▸ **Exercise brief**
Determine the number of lines in the data that contain "irreflexive". Answer with that number only.

START Entries provided

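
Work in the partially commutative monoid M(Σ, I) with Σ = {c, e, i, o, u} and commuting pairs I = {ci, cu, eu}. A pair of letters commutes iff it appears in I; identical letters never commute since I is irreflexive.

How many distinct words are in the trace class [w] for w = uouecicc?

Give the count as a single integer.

drop 0:u onto floor
drop 1:o onto {0:u}
drop 2:u onto {1:o}
drop 3:e onto {1:o}
drop 4:c onto {3:e}
drop 5:i onto {2:u, 3:e}
drop 6:c onto {4:c}
drop 7:c onto {6:c}
ground layer = {0:u}
drop-orders for the pieces not yet dropped (sum over which currently-grounded one goes next):
  1 to go: {5} 1  {7} 1
  2 to go: {2,5} 1  {5,7} 2  {6,7} 1
  3 to go: {2,5,7} 3  {4,6,7} 1  {5,6,7} 3
  4 to go: {2,5,6,7} 6  {4,5,6,7} 4
  5 to go: {2,4,5,6,7} 10  {3,4,5,6,7} 4
  6 to go: {2,3,4,5,6,7} 14
  if 0:u drops first: 14 orders

14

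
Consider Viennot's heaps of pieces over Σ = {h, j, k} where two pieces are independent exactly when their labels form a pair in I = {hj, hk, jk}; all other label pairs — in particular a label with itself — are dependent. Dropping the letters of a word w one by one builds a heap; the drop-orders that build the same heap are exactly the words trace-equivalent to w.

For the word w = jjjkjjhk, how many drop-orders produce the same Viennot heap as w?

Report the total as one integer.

#0=j has no predecessor
#1=j depends on [0:j]
#2=j depends on [1:j]
#3=k has no predecessor
#4=j depends on [2:j]
#5=j depends on [4:j]
#6=h has no predecessor
#7=k depends on [3:k]
sources: [0:j, 3:k, 6:h]
N(rest) = Σ N(rest − s) over sources s of rest; N(one piece) = 1:
  size 1 → [5]=1  [6]=1  [7]=1
  size 2 → [3,7]=1  [4,5]=1  [5,6]=2  [5,7]=2  [6,7]=2
  size 3 → [2,4,5]=1  [3,5,7]=3  [3,6,7]=3  [4,5,6]=3  [4,5,7]=3  [5,6,7]=6
  size 4 → [1,2,4,5]=1  [2,4,5,6]=4  [2,4,5,7]=4  [3,4,5,7]=6  [3,5,6,7]=12  [4,5,6,7]=12
  size 5 → [0,1,2,4,5]=1  [1,2,4,5,6]=5  [1,2,4,5,7]=5  [2,3,4,5,7]=10  [2,4,5,6,7]=20  [3,4,5,6,7]=30
  size 6 → [0,1,2,4,5,6]=6  [0,1,2,4,5,7]=6  [1,2,3,4,5,7]=15  [1,2,4,5,6,7]=30  [2,3,4,5,6,7]=60
  first=0(j) contributes 105
  first=3(k) contributes 42
  first=6(h) contributes 21
|[w]| = 168

168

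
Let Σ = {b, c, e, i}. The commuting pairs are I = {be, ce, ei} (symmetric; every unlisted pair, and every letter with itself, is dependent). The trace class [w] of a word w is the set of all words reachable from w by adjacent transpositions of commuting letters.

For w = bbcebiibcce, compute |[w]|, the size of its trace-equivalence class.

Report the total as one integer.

0(b) covers ∅
1(b) covers 0:b
2(c) covers 1:b
3(e) covers ∅
4(b) covers 2:c
5(i) covers 4:b
6(i) covers 5:i
7(b) covers 6:i
8(c) covers 7:b
9(c) covers 8:c
10(e) covers 3:e
floor of heap: 0:b, 3:e
completions by unplaced set U, small U first (add the entries for U minus each lowest piece of U):
  |U|=1: {9}:1  {10}:1
  |U|=2: {3,10}:1  {8,9}:1  {9,10}:2
  |U|=3: {3,9,10}:3  {7,8,9}:1  {8,9,10}:3
  |U|=4: {3,8,9,10}:6  {6,7,8,9}:1  {7,8,9,10}:4
  |U|=5: {3,7,8,9,10}:10  {5,6,7,8,9}:1  {6,7,8,9,10}:5
  |U|=6: {3,6,7,8,9,10}:15  {4,5,6,7,8,9}:1  {5,6,7,8,9,10}:6
  |U|=7: {2,4,5,6,7,8,9}:1  {3,5,6,7,8,9,10}:21  {4,5,6,7,8,9,10}:7
  |U|=8: {1,2,4,5,6,7,8,9}:1  {2,4,5,6,7,8,9,10}:8  {3,4,5,6,7,8,9,10}:28
  |U|=9: {0,1,2,4,5,6,7,8,9}:1  {1,2,4,5,6,7,8,9,10}:9  {2,3,4,5,6,7,8,9,10}:36
  start at 0(b): 45
  start at 3(e): 10
sum over floor = 55

55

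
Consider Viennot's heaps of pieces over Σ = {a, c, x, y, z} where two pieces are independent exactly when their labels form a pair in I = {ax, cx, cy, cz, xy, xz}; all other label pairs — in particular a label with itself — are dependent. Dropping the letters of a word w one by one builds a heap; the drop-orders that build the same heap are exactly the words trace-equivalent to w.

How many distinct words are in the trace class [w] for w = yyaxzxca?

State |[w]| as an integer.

56

piece 0:y — minimal
piece 1:y rests on {0:y}
piece 2:a rests on {1:y}
piece 3:x — minimal
piece 4:z rests on {2:a}
piece 5:x rests on {3:x}
piece 6:c rests on {2:a}
piece 7:a rests on {4:z, 6:c}
minimal pieces: {0:y, 3:x}
ways to finish when only these pieces remain (= sum over removing one remaining piece with nothing left below it):
  1 left: {5}→1  {7}→1
  2 left: {3,5}→1  {4,7}→1  {5,7}→2  {6,7}→1
  3 left: {3,5,7}→3  {4,5,7}→3  {4,6,7}→2  {5,6,7}→3
  4 left: {2,4,6,7}→2  {3,4,5,7}→6  {3,5,6,7}→6  {4,5,6,7}→8
  5 left: {1,2,4,6,7}→2  {2,4,5,6,7}→10  {3,4,5,6,7}→20
  6 left: {0,1,2,4,6,7}→2  {1,2,4,5,6,7}→12  {2,3,4,5,6,7}→30
  placing 0:y first → 42 extensions
  placing 3:x first → 14 extensions
total linear extensions = 56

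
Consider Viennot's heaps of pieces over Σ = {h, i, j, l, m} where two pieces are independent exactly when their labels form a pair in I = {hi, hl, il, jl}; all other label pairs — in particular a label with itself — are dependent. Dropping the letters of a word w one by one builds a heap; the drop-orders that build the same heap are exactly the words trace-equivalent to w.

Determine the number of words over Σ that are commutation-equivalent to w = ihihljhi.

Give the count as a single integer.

96

drop 0:i onto floor
drop 1:h onto floor
drop 2:i onto {0:i}
drop 3:h onto {1:h}
drop 4:l onto floor
drop 5:j onto {2:i, 3:h}
drop 6:h onto {5:j}
drop 7:i onto {5:j}
ground layer = {0:i, 1:h, 4:l}
drop-orders for the pieces not yet dropped (sum over which currently-grounded one goes next):
  1 to go: {4} 1  {6} 1  {7} 1
  2 to go: {4,6} 2  {4,7} 2  {6,7} 2
  3 to go: {4,6,7} 6  {5,6,7} 2
  4 to go: {2,5,6,7} 2  {3,5,6,7} 2  {4,5,6,7} 8
  5 to go: {0,2,5,6,7} 2  {1,3,5,6,7} 2  {2,3,5,6,7} 4  {2,4,5,6,7} 10  {3,4,5,6,7} 10
  6 to go: {0,2,3,5,6,7} 6  {0,2,4,5,6,7} 12  {1,2,3,5,6,7} 6  {1,3,4,5,6,7} 12  {2,3,4,5,6,7} 24
  if 0:i drops first: 42 orders
  if 1:h drops first: 42 orders
  if 4:l drops first: 12 orders
heap linearizations: 96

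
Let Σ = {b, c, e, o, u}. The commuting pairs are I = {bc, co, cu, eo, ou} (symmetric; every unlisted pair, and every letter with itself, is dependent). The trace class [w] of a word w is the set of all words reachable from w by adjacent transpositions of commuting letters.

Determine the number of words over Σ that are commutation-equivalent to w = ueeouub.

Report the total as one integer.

0(u) covers ∅
1(e) covers 0:u
2(e) covers 1:e
3(o) covers ∅
4(u) covers 2:e
5(u) covers 4:u
6(b) covers 3:o, 5:u
floor of heap: 0:u, 3:o
completions by unplaced set U, small U first (add the entries for U minus each lowest piece of U):
  |U|=1: {6}:1
  |U|=2: {3,6}:1  {5,6}:1
  |U|=3: {3,5,6}:2  {4,5,6}:1
  |U|=4: {2,4,5,6}:1  {3,4,5,6}:3
  |U|=5: {1,2,4,5,6}:1  {2,3,4,5,6}:4
  start at 0(u): 5
  start at 3(o): 1
sum over floor = 6

6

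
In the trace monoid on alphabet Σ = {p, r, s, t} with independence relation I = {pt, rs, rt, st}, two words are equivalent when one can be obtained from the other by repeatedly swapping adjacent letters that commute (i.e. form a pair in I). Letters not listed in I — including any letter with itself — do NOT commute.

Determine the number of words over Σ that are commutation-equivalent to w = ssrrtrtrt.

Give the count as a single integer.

drop 0:s onto floor
drop 1:s onto {0:s}
drop 2:r onto floor
drop 3:r onto {2:r}
drop 4:t onto floor
drop 5:r onto {3:r}
drop 6:t onto {4:t}
drop 7:r onto {5:r}
drop 8:t onto {6:t}
ground layer = {0:s, 2:r, 4:t}
drop-orders for the pieces not yet dropped (sum over which currently-grounded one goes next):
  1 to go: {1} 1  {7} 1  {8} 1
  2 to go: {0,1} 1  {1,7} 2  {1,8} 2  {5,7} 1  {6,8} 1  {7,8} 2
  3 to go: {0,1,7} 3  {0,1,8} 3  {1,5,7} 3  {1,6,8} 3  {1,7,8} 6  {3,5,7} 1  {4,6,8} 1  {5,7,8} 3  {6,7,8} 3
  4 to go: {0,1,5,7} 6  {0,1,6,8} 6  {0,1,7,8} 12  {1,3,5,7} 4  {1,4,6,8} 4  {1,5,7,8} 12  {1,6,7,8} 12  {2,3,5,7} 1  {3,5,7,8} 4  {4,6,7,8} 4  {5,6,7,8} 6
  5 to go: {0,1,3,5,7} 10  {0,1,4,6,8} 10  {0,1,5,7,8} 30  {0,1,6,7,8} 30  {1,2,3,5,7} 5  {1,3,5,7,8} 20  {1,4,6,7,8} 20  {1,5,6,7,8} 30  {2,3,5,7,8} 5  {3,5,6,7,8} 10  {4,5,6,7,8} 10
  6 to go: {0,1,2,3,5,7} 15  {0,1,3,5,7,8} 60  {0,1,4,6,7,8} 60  {0,1,5,6,7,8} 90  {1,2,3,5,7,8} 30  {1,3,5,6,7,8} 60  {1,4,5,6,7,8} 60  {2,3,5,6,7,8} 15  {3,4,5,6,7,8} 20
  7 to go: {0,1,2,3,5,7,8} 105  {0,1,3,5,6,7,8} 210  {0,1,4,5,6,7,8} 210  {1,2,3,5,6,7,8} 105  {1,3,4,5,6,7,8} 140  {2,3,4,5,6,7,8} 35
  if 0:s drops first: 280 orders
  if 2:r drops first: 560 orders
  if 4:t drops first: 420 orders
heap linearizations: 1260

1260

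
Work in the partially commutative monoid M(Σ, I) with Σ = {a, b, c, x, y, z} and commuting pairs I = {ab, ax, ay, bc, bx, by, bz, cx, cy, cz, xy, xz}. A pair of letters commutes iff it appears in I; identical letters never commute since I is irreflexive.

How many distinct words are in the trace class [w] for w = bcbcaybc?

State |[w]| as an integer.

#0=b has no predecessor
#1=c has no predecessor
#2=b depends on [0:b]
#3=c depends on [1:c]
#4=a depends on [3:c]
#5=y has no predecessor
#6=b depends on [2:b]
#7=c depends on [4:a]
sources: [0:b, 1:c, 5:y]
N(rest) = Σ N(rest − s) over sources s of rest; N(one piece) = 1:
  size 1 → [5]=1  [6]=1  [7]=1
  size 2 → [2,6]=1  [4,7]=1  [5,6]=2  [5,7]=2  [6,7]=2
  size 3 → [0,2,6]=1  [2,5,6]=3  [2,6,7]=3  [3,4,7]=1  [4,5,7]=3  [4,6,7]=3  [5,6,7]=6
  size 4 → [0,2,5,6]=4  [0,2,6,7]=4  [1,3,4,7]=1  [2,4,6,7]=6  [2,5,6,7]=12  [3,4,5,7]=4  [3,4,6,7]=4  [4,5,6,7]=12
  size 5 → [0,2,4,6,7]=10  [0,2,5,6,7]=20  [1,3,4,5,7]=5  [1,3,4,6,7]=5  [2,3,4,6,7]=10  [2,4,5,6,7]=30  [3,4,5,6,7]=20
  size 6 → [0,2,3,4,6,7]=20  [0,2,4,5,6,7]=60  [1,2,3,4,6,7]=15  [1,3,4,5,6,7]=30  [2,3,4,5,6,7]=60
  first=0(b) contributes 105
  first=1(c) contributes 140
  first=5(y) contributes 35
|[w]| = 280

280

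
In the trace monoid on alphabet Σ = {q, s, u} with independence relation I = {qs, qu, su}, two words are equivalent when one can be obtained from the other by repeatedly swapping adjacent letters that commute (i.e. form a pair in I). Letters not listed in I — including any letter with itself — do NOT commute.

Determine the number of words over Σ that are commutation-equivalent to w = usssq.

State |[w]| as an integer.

20

#0=u has no predecessor
#1=s has no predecessor
#2=s depends on [1:s]
#3=s depends on [2:s]
#4=q has no predecessor
sources: [0:u, 1:s, 4:q]
N(rest) = Σ N(rest − s) over sources s of rest; N(one piece) = 1:
  size 1 → [0]=1  [3]=1  [4]=1
  size 2 → [0,3]=2  [0,4]=2  [2,3]=1  [3,4]=2
  size 3 → [0,2,3]=3  [0,3,4]=6  [1,2,3]=1  [2,3,4]=3
  first=0(u) contributes 4
  first=1(s) contributes 12
  first=4(q) contributes 4
|[w]| = 20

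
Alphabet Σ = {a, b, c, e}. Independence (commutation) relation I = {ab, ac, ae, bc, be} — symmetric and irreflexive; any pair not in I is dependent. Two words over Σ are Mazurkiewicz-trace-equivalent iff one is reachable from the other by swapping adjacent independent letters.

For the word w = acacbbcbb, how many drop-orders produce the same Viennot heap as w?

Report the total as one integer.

1260

piece 0:a — minimal
piece 1:c — minimal
piece 2:a rests on {0:a}
piece 3:c rests on {1:c}
piece 4:b — minimal
piece 5:b rests on {4:b}
piece 6:c rests on {3:c}
piece 7:b rests on {5:b}
piece 8:b rests on {7:b}
minimal pieces: {0:a, 1:c, 4:b}
ways to finish when only these pieces remain (= sum over removing one remaining piece with nothing left below it):
  1 left: {2}→1  {6}→1  {8}→1
  2 left: {0,2}→1  {2,6}→2  {2,8}→2  {3,6}→1  {6,8}→2  {7,8}→1
  3 left: {0,2,6}→3  {0,2,8}→3  {1,3,6}→1  {2,3,6}→3  {2,6,8}→6  {2,7,8}→3  {3,6,8}→3  {5,7,8}→1  {6,7,8}→3
  4 left: {0,2,3,6}→6  {0,2,6,8}→12  {0,2,7,8}→6  {1,2,3,6}→4  {1,3,6,8}→4  {2,3,6,8}→12  {2,5,7,8}→4  {2,6,7,8}→12  {3,6,7,8}→6  {4,5,7,8}→1  {5,6,7,8}→4
  5 left: {0,1,2,3,6}→10  {0,2,3,6,8}→30  {0,2,5,7,8}→10  {0,2,6,7,8}→30  {1,2,3,6,8}→20  {1,3,6,7,8}→10  {2,3,6,7,8}→30  {2,4,5,7,8}→5  {2,5,6,7,8}→20  {3,5,6,7,8}→10  {4,5,6,7,8}→5
  6 left: {0,1,2,3,6,8}→60  {0,2,3,6,7,8}→90  {0,2,4,5,7,8}→15  {0,2,5,6,7,8}→60  {1,2,3,6,7,8}→60  {1,3,5,6,7,8}→20  {2,3,5,6,7,8}→60  {2,4,5,6,7,8}→30  {3,4,5,6,7,8}→15
  7 left: {0,1,2,3,6,7,8}→210  {0,2,3,5,6,7,8}→210  {0,2,4,5,6,7,8}→105  {1,2,3,5,6,7,8}→140  {1,3,4,5,6,7,8}→35  {2,3,4,5,6,7,8}→105
  placing 0:a first → 280 extensions
  placing 1:c first → 420 extensions
  placing 4:b first → 560 extensions
total linear extensions = 1260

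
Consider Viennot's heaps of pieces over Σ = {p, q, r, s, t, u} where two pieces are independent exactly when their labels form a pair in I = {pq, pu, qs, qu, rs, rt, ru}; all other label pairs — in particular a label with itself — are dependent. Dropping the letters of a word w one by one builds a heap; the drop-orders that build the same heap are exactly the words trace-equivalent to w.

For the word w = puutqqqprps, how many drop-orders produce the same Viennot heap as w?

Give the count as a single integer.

drop 0:p onto floor
drop 1:u onto floor
drop 2:u onto {1:u}
drop 3:t onto {0:p, 2:u}
drop 4:q onto {3:t}
drop 5:q onto {4:q}
drop 6:q onto {5:q}
drop 7:p onto {3:t}
drop 8:r onto {6:q, 7:p}
drop 9:p onto {8:r}
drop 10:s onto {9:p}
ground layer = {0:p, 1:u}
drop-orders for the pieces not yet dropped (sum over which currently-grounded one goes next):
  1 to go: {10} 1
  2 to go: {9,10} 1
  3 to go: {8,9,10} 1
  4 to go: {6,8,9,10} 1  {7,8,9,10} 1
  5 to go: {5,6,8,9,10} 1  {6,7,8,9,10} 2
  6 to go: {4,5,6,8,9,10} 1  {5,6,7,8,9,10} 3
  7 to go: {4,5,6,7,8,9,10} 4
  8 to go: {3,4,5,6,7,8,9,10} 4
  9 to go: {0,3,4,5,6,7,8,9,10} 4  {2,3,4,5,6,7,8,9,10} 4
  if 0:p drops first: 4 orders
  if 1:u drops first: 8 orders
heap linearizations: 12

12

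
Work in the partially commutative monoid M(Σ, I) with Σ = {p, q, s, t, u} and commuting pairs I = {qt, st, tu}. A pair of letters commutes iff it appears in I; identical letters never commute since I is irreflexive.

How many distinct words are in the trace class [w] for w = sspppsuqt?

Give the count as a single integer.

4

0(s) covers ∅
1(s) covers 0:s
2(p) covers 1:s
3(p) covers 2:p
4(p) covers 3:p
5(s) covers 4:p
6(u) covers 5:s
7(q) covers 6:u
8(t) covers 4:p
floor of heap: 0:s
completions by unplaced set U, small U first (add the entries for U minus each lowest piece of U):
  |U|=1: {7}:1  {8}:1
  |U|=2: {6,7}:1  {7,8}:2
  |U|=3: {5,6,7}:1  {6,7,8}:3
  |U|=4: {5,6,7,8}:4
  |U|=5: {4,5,6,7,8}:4
  |U|=6: {3,4,5,6,7,8}:4
  |U|=7: {2,3,4,5,6,7,8}:4
  start at 0(s): 4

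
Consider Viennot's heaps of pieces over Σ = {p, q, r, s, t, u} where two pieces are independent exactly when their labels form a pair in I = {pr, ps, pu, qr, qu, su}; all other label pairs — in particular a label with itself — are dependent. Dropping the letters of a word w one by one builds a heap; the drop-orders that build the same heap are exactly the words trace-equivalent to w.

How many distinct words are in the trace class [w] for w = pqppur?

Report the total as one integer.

#0=p has no predecessor
#1=q depends on [0:p]
#2=p depends on [1:q]
#3=p depends on [2:p]
#4=u has no predecessor
#5=r depends on [4:u]
sources: [0:p, 4:u]
N(rest) = Σ N(rest − s) over sources s of rest; N(one piece) = 1:
  size 1 → [3]=1  [5]=1
  size 2 → [2,3]=1  [3,5]=2  [4,5]=1
  size 3 → [1,2,3]=1  [2,3,5]=3  [3,4,5]=3
  size 4 → [0,1,2,3]=1  [1,2,3,5]=4  [2,3,4,5]=6
  first=0(p) contributes 10
  first=4(u) contributes 5
|[w]| = 15

15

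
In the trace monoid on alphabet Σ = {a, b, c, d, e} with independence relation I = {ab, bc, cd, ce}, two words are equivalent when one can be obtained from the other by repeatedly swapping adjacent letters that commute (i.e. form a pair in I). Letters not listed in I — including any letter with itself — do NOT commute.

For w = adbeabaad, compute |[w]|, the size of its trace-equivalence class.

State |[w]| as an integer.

4

piece 0:a — minimal
piece 1:d rests on {0:a}
piece 2:b rests on {1:d}
piece 3:e rests on {2:b}
piece 4:a rests on {3:e}
piece 5:b rests on {3:e}
piece 6:a rests on {4:a}
piece 7:a rests on {6:a}
piece 8:d rests on {5:b, 7:a}
minimal pieces: {0:a}
ways to finish when only these pieces remain (= sum over removing one remaining piece with nothing left below it):
  1 left: {8}→1
  2 left: {5,8}→1  {7,8}→1
  3 left: {5,7,8}→2  {6,7,8}→1
  4 left: {4,6,7,8}→1  {5,6,7,8}→3
  5 left: {4,5,6,7,8}→4
  6 left: {3,4,5,6,7,8}→4
  7 left: {2,3,4,5,6,7,8}→4
  placing 0:a first → 4 extensions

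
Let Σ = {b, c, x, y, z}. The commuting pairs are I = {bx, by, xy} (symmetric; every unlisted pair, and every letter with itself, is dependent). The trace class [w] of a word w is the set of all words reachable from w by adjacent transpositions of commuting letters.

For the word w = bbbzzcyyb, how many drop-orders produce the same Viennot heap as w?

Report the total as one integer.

drop 0:b onto floor
drop 1:b onto {0:b}
drop 2:b onto {1:b}
drop 3:z onto {2:b}
drop 4:z onto {3:z}
drop 5:c onto {4:z}
drop 6:y onto {5:c}
drop 7:y onto {6:y}
drop 8:b onto {5:c}
ground layer = {0:b}
drop-orders for the pieces not yet dropped (sum over which currently-grounded one goes next):
  1 to go: {7} 1  {8} 1
  2 to go: {6,7} 1  {7,8} 2
  3 to go: {6,7,8} 3
  4 to go: {5,6,7,8} 3
  5 to go: {4,5,6,7,8} 3
  6 to go: {3,4,5,6,7,8} 3
  7 to go: {2,3,4,5,6,7,8} 3
  if 0:b drops first: 3 orders

3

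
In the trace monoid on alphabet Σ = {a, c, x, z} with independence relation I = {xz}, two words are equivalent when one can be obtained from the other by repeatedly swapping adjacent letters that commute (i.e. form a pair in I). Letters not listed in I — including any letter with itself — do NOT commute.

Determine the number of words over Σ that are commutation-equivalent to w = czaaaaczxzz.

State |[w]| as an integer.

4

piece 0:c — minimal
piece 1:z rests on {0:c}
piece 2:a rests on {1:z}
piece 3:a rests on {2:a}
piece 4:a rests on {3:a}
piece 5:a rests on {4:a}
piece 6:c rests on {5:a}
piece 7:z rests on {6:c}
piece 8:x rests on {6:c}
piece 9:z rests on {7:z}
piece 10:z rests on {9:z}
minimal pieces: {0:c}
ways to finish when only these pieces remain (= sum over removing one remaining piece with nothing left below it):
  1 left: {8}→1  {10}→1
  2 left: {8,10}→2  {9,10}→1
  3 left: {7,9,10}→1  {8,9,10}→3
  4 left: {7,8,9,10}→4
  5 left: {6,7,8,9,10}→4
  6 left: {5,6,7,8,9,10}→4
  7 left: {4,5,6,7,8,9,10}→4
  8 left: {3,4,5,6,7,8,9,10}→4
  9 left: {2,3,4,5,6,7,8,9,10}→4
  placing 0:c first → 4 extensions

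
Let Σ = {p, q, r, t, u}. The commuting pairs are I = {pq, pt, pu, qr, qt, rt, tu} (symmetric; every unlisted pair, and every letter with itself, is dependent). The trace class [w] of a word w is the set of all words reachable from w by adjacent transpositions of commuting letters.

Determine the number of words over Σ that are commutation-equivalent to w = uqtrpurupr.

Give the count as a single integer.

100

0(u) covers ∅
1(q) covers 0:u
2(t) covers ∅
3(r) covers 0:u
4(p) covers 3:r
5(u) covers 1:q, 3:r
6(r) covers 4:p, 5:u
7(u) covers 6:r
8(p) covers 6:r
9(r) covers 7:u, 8:p
floor of heap: 0:u, 2:t
completions by unplaced set U, small U first (add the entries for U minus each lowest piece of U):
  |U|=1: {2}:1  {9}:1
  |U|=2: {2,9}:2  {7,9}:1  {8,9}:1
  |U|=3: {2,7,9}:3  {2,8,9}:3  {7,8,9}:2
  |U|=4: {2,7,8,9}:8  {6,7,8,9}:2
  |U|=5: {2,6,7,8,9}:10  {4,6,7,8,9}:2  {5,6,7,8,9}:2
  |U|=6: {1,5,6,7,8,9}:2  {2,4,6,7,8,9}:12  {2,5,6,7,8,9}:12  {4,5,6,7,8,9}:4
  |U|=7: {1,2,5,6,7,8,9}:14  {1,4,5,6,7,8,9}:6  {2,4,5,6,7,8,9}:28  {3,4,5,6,7,8,9}:4
  |U|=8: {1,2,4,5,6,7,8,9}:48  {1,3,4,5,6,7,8,9}:10  {2,3,4,5,6,7,8,9}:32
  start at 0(u): 90
  start at 2(t): 10
sum over floor = 100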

END Entries provided

▸ **Written answer**
4